_Task item_
Beginning at the line that contains "In the power-series expansion of (3 +", transcribe the remaining lines of the listing exactly; include the final line and omit everything before.

==================================================

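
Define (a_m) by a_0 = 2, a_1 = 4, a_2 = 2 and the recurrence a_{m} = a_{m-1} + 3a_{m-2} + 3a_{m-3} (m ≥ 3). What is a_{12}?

84158

The ordinary generating function has denominator 1 - y - 3y^2 - 3y^3.
Iterating the recurrence: a_0,…,a_{12} = 2, 4, 2, 20, 38, 104, 278, 704, 1850, 4796, 12458, 32396, 84158.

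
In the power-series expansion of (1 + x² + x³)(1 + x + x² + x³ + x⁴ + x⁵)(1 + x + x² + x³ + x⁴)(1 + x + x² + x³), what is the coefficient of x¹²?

17

(1 + x² + x³) has coefficients 1,0,1,1 for degrees 0…3.
(1 + x + x² + x³ + x⁴ + x⁵) has coefficients 1,1,1,1,1,1,0,0,0,0,0,0,0 for degrees 0…12.
Multiplying by (1 + x + x² + x³ + x⁴) gives running coefficients 1,2,3,4,5,5,4,3,2,1,0,0,0 for degrees 0…12.
Finally multiplying by (1 + x + x² + x³), the product of all factors after the first has coefficients 1,3,6,10,14,17,18,17,14,10,6,3,1 for degrees 0…12.
[x¹²] = 1·1 + 1·6 + 1·10 = 17.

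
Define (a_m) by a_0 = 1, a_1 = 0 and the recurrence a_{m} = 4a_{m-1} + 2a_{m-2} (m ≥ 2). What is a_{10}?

The ordinary generating function has denominator 1 - 4x - 2x^2.
Iterating the recurrence: a_0,…,a_{10} = 1, 0, 2, 8, 36, 160, 712, 3168, 14096, 62720, 279072.

279072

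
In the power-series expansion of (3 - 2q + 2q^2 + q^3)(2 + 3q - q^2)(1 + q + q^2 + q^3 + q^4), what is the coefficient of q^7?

(3 - 2q + 2q^2 + q^3) has coefficients 3,-2,2,1 for degrees 0…3.
(2 + 3q - q^2) has coefficients 2,3,-1,0,0,0,0,0 for degrees 0…7.
Finally multiplying by (1 + q + q^2 + q^3 + q^4), the product of all factors after the first has coefficients 2,5,4,4,4,2,-1,0 for degrees 0…7.
[q^7] = 3·0 − 2·(-1) + 2·2 + 1·4 = 10.

10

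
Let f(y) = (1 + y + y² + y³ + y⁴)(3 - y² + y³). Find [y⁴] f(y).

3

(1 + y + y² + y³ + y⁴) has coefficients 1,1,1,1,1 for degrees 0…4.
(3 - y² + y³) has coefficients 3,0,-1,1,0 for degrees 0…4.
[y⁴] = 1·0 + 1·1 + 1·(-1) + 1·0 + 1·3 = 3.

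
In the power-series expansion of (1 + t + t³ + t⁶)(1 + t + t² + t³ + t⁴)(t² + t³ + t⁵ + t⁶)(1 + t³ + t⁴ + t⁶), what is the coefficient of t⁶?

(1 + t + t³ + t⁶) has coefficients 1,1,0,1,0,0,1 for degrees 0…6.
(1 + t + t² + t³ + t⁴) has coefficients 1,1,1,1,1,0,0 for degrees 0…6.
Multiplying by (t² + t³ + t⁵ + t⁶) gives running coefficients 0,0,1,2,2,3,4 for degrees 0…6.
Finally multiplying by (1 + t³ + t⁴ + t⁶), the product of all factors after the first has coefficients 0,0,1,2,2,4,7 for degrees 0…6.
[t⁶] = 1·7 + 1·4 + 1·2 + 1·0 = 13.

13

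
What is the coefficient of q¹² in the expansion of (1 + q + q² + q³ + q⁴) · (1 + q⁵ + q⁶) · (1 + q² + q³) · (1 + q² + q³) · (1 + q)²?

58

(1 + q + q² + q³ + q⁴) has coefficients 1,1,1,1,1 for degrees 0…4.
(1 + q⁵ + q⁶) has coefficients 1,0,0,0,0,1,1,0,0,0,0,0,0 for degrees 0…12.
Multiplying by (1 + q² + q³) gives running coefficients 1,0,1,1,0,1,1,1,2,1,0,0,0 for degrees 0…12.
Multiplying by (1 + q² + q³) gives running coefficients 1,0,2,2,1,3,2,2,4,3,3,3,1 for degrees 0…12.
Finally multiplying by (1 + q)², the product of all factors after the first has coefficients 1,2,3,6,7,7,9,9,10,13,13,12,10 for degrees 0…12.
[q¹²] = 1·10 + 1·12 + 1·13 + 1·13 + 1·10 = 58.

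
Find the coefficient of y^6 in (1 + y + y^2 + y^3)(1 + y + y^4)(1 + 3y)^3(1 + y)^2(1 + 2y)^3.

9576

(1 + y + y^2 + y^3) has coefficients 1,1,1,1 for degrees 0…3.
(1 + y + y^4) has coefficients 1,1,0,0,1,0,0 for degrees 0…6.
Multiplying by (1 + 3y)^3 gives running coefficients 1,10,36,54,28,9,27 for degrees 0…6.
Multiplying by (1 + y)^2 gives running coefficients 1,12,57,136,172,119,73 for degrees 0…6.
Finally multiplying by (1 + 2y)^3, the product of all factors after the first has coefficients 1,18,141,630,1768,3239,3939 for degrees 0…6.
[y^6] = 1·3939 + 1·3239 + 1·1768 + 1·630 = 9576.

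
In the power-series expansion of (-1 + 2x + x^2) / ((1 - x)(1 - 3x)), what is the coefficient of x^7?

The denominator gives the recurrence a_n = 4a_(n−1) − 3a_(n−2) for n ≥ 3; the numerator fixes a_0 = -1, a_1 = -2, a_2 = -4.
Iterating: -1, -2, -4, -10, -28, -82, -244, -730, so a_7 = -730.

-730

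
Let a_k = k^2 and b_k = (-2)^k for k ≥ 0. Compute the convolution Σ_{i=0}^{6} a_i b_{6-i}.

Write out a_i and b_{6-i} for i = 0,…,6 and sum the products.
Σ = 0·64 + 1·(-32) + 4·16 + 9·(-8) + 16·4 + 25·(-2) + 36·1 = 10.

10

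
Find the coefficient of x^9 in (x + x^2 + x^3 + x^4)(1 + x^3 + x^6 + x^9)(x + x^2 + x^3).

(x + x^2 + x^3 + x^4) has coefficients 0,1,1,1,1 for degrees 0…4.
(1 + x^3 + x^6 + x^9) has coefficients 1,0,0,1,0,0,1,0,0,1 for degrees 0…9.
Finally multiplying by (x + x^2 + x^3), the product of all factors after the first has coefficients 0,1,1,1,1,1,1,1,1,1 for degrees 0…9.
[x^9] = 1·1 + 1·1 + 1·1 + 1·1 = 4.

4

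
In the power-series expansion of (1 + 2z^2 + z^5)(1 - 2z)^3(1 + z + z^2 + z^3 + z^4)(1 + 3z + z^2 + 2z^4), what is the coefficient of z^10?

-52

(1 + 2z^2 + z^5) has coefficients 1,0,2,0,0,1 for degrees 0…5.
(1 - 2z)^3 has coefficients 1,-6,12,-8,0,0,0,0,0,0,0 for degrees 0…10.
Multiplying by (1 + z + z^2 + z^3 + z^4) gives running coefficients 1,-5,7,-1,-1,-2,4,-8,0,0,0 for degrees 0…10.
Finally multiplying by (1 + 3z + z^2 + 2z^4), the product of all factors after the first has coefficients 1,-2,-7,15,5,-16,11,0,-22,-12,8 for degrees 0…10.
[z^10] = 1·8 + 2·(-22) + 1·(-16) = -52.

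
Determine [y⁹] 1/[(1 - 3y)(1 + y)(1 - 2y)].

The denominator gives the recurrence a_n = 4a_(n−1) − a_(n−2) − 6a_(n−3) for n ≥ 3; the numerator fixes a_0 = 1, a_1 = 4, a_2 = 15.
Iterating: 1, 4, 15, 50, 161, 504, 1555, 4750, 14421, 43604, so a_9 = 43604.

43604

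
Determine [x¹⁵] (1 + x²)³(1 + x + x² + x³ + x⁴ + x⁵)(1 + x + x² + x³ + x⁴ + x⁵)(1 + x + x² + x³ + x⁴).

59

(1 + x²)³ has coefficients 1,0,3,0,3,0,1 for degrees 0…6.
(1 + x + x² + x³ + x⁴ + x⁵) has coefficients 1,1,1,1,1,1,0,0,0,0,0,0,0,0,0,0 for degrees 0…15.
Multiplying by (1 + x + x² + x³ + x⁴ + x⁵) gives running coefficients 1,2,3,4,5,6,5,4,3,2,1,0,0,0,0,0 for degrees 0…15.
Finally multiplying by (1 + x + x² + x³ + x⁴), the product of all factors after the first has coefficients 1,3,6,10,15,20,23,24,23,20,15,10,6,3,1,0 for degrees 0…15.
[x¹⁵] = 1·0 + 3·3 + 3·10 + 1·20 = 59.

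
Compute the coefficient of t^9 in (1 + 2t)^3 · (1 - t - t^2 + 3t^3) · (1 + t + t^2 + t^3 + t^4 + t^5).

(1 + 2t)^3 has coefficients 1,6,12,8 for degrees 0…3.
(1 - t - t^2 + 3t^3) has coefficients 1,-1,-1,3,0,0,0,0,0,0 for degrees 0…9.
Finally multiplying by (1 + t + t^2 + t^3 + t^4 + t^5), the product of all factors after the first has coefficients 1,0,-1,2,2,2,1,2,3,0 for degrees 0…9.
[t^9] = 1·0 + 6·3 + 12·2 + 8·1 = 50.

50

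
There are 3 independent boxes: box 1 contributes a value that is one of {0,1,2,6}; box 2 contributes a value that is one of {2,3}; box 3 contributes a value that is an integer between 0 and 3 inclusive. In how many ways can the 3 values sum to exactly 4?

The generating function for the choices is (1 + q + q² + q⁶)·(q² + q³)·(1 + q + q² + q³); the count is [q⁴].
(1 + q + q² + q⁶) has coefficients 1,1,1,0,0 for degrees 0…4.
(q² + q³) has coefficients 0,0,1,1,0 for degrees 0…4.
Finally multiplying by (1 + q + q² + q³), the product of all factors after the first has coefficients 0,0,1,2,2 for degrees 0…4.
[q⁴] = 1·2 + 1·2 + 1·1 = 5.

5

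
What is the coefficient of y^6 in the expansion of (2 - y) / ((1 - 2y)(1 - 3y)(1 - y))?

The denominator gives the recurrence a_n = 6a_(n−1) − 11a_(n−2) + 6a_(n−3) for n ≥ 3; the numerator fixes a_0 = 2, a_1 = 11, a_2 = 44.
Iterating: 2, 11, 44, 155, 512, 1631, 5084, so a_6 = 5084.

5084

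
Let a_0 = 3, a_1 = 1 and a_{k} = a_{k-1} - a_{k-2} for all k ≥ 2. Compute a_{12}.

3

The ordinary generating function has denominator 1 - t + t^2.
Iterating the recurrence: a_0,…,a_{12} = 3, 1, -2, -3, -1, 2, 3, 1, -2, -3, -1, 2, 3.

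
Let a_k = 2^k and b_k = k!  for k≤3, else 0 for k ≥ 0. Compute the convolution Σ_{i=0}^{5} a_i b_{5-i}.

Write out a_i and b_{5-i} for i = 0,…,5 and sum the products.
Σ = 1·0 + 2·0 + 4·6 + 8·2 + 16·1 + 32·1 = 88.

88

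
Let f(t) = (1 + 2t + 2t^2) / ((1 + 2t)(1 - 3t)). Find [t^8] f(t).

7487

The denominator gives the recurrence a_n = a_(n−1) + 6a_(n−2) for n ≥ 3; the numerator fixes a_0 = 1, a_1 = 3, a_2 = 11.
Iterating: 1, 3, 11, 29, 95, 269, 839, 2453, 7487, so a_8 = 7487.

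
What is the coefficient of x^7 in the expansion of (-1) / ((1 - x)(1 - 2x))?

-255

Partial fractions give a closed form: a_n = (1)·1^n + (-2)·2^n.
At n = 7: a_7 = -255.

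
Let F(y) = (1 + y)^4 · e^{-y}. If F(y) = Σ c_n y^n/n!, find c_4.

-15

The EGF product rule gives c_4 = Σ_{k_1+k_2=4} C(4; k_1,k_2) · ∏ g_i(k_i), where (1+y)^4 gives the falling factorial (4)_k; e^{-y} gives (-1)^k.
g_1(k) for k = 0…4: 1, 4, 12, 24, 24.
g_2(k) for k = 0…4: 1, -1, 1, -1, 1.
c_4 = Σ_k C(4,k)·g_1(k)·g_2(4−k) = 1·1·1 + 4·4·(-1) + 6·12·1 + 4·24·(-1) + 1·24·1 = 1 − 16 + 72 − 96 + 24 = -15.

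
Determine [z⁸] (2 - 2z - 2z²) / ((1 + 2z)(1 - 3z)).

4630

The denominator gives the recurrence a_n = a_(n−1) + 6a_(n−2) for n ≥ 3; the numerator fixes a_0 = 2, a_1 = 0, a_2 = 10.
Iterating: 2, 0, 10, 10, 70, 130, 550, 1330, 4630, so a_8 = 4630.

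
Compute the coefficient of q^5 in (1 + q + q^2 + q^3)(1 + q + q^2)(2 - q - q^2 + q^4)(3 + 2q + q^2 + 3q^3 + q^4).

8

(1 + q + q^2 + q^3) has coefficients 1,1,1,1 for degrees 0…3.
(1 + q + q^2) has coefficients 1,1,1,0,0,0 for degrees 0…5.
Multiplying by (2 - q - q^2 + q^4) gives running coefficients 2,1,0,-2,0,1 for degrees 0…5.
Finally multiplying by (3 + 2q + q^2 + 3q^3 + q^4), the product of all factors after the first has coefficients 6,7,4,1,1,2 for degrees 0…5.
[q^5] = 1·2 + 1·1 + 1·1 + 1·4 = 8.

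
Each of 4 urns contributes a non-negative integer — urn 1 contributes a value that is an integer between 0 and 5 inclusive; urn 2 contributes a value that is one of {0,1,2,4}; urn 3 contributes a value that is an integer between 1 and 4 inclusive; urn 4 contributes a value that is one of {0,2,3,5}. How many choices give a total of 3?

7

The generating function for the choices is (1 + q + q^2 + q^3 + q^4 + q^5)·(1 + q + q^2 + q^4)·(q + q^2 + q^3 + q^4)·(1 + q^2 + q^3 + q^5); the count is [q^3].
(1 + q + q^2 + q^3 + q^4 + q^5) has coefficients 1,1,1,1 for degrees 0…3.
(1 + q + q^2 + q^4) has coefficients 1,1,1,0 for degrees 0…3.
Multiplying by (q + q^2 + q^3 + q^4) gives running coefficients 0,1,2,3 for degrees 0…3.
Finally multiplying by (1 + q^2 + q^3 + q^5), the product of all factors after the first has coefficients 0,1,2,4 for degrees 0…3.
[q^3] = 1·4 + 1·2 + 1·1 + 1·0 = 7.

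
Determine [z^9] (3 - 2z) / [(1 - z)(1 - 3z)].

The denominator gives the recurrence a_n = 4a_(n−1) − 3a_(n−2) for n ≥ 3; the numerator fixes a_0 = 3, a_1 = 10, a_2 = 31.
Iterating: 3, 10, 31, 94, 283, 850, 2551, 7654, 22963, 68890, so a_9 = 68890.

68890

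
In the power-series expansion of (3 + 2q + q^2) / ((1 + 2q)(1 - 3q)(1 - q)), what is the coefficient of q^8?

The denominator gives the recurrence a_n = 2a_(n−1) + 5a_(n−2) − 6a_(n−3) for n ≥ 3; the numerator fixes a_0 = 3, a_1 = 8, a_2 = 32.
Iterating: 3, 8, 32, 86, 284, 806, 2516, 7358, 22460, so a_8 = 22460.

22460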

==================================================

_Exercise output_
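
In the power-series expansion of (3 + 2q + q^2) / ((1 + 2q)(1 - 3q)(1 - q)), what is the coefficient of q^8?

The denominator gives the recurrence a_n = 2a_(n−1) + 5a_(n−2) − 6a_(n−3) for n ≥ 3; the numerator fixes a_0 = 3, a_1 = 8, a_2 = 32.
Iterating: 3, 8, 32, 86, 284, 806, 2516, 7358, 22460, so a_8 = 22460.

22460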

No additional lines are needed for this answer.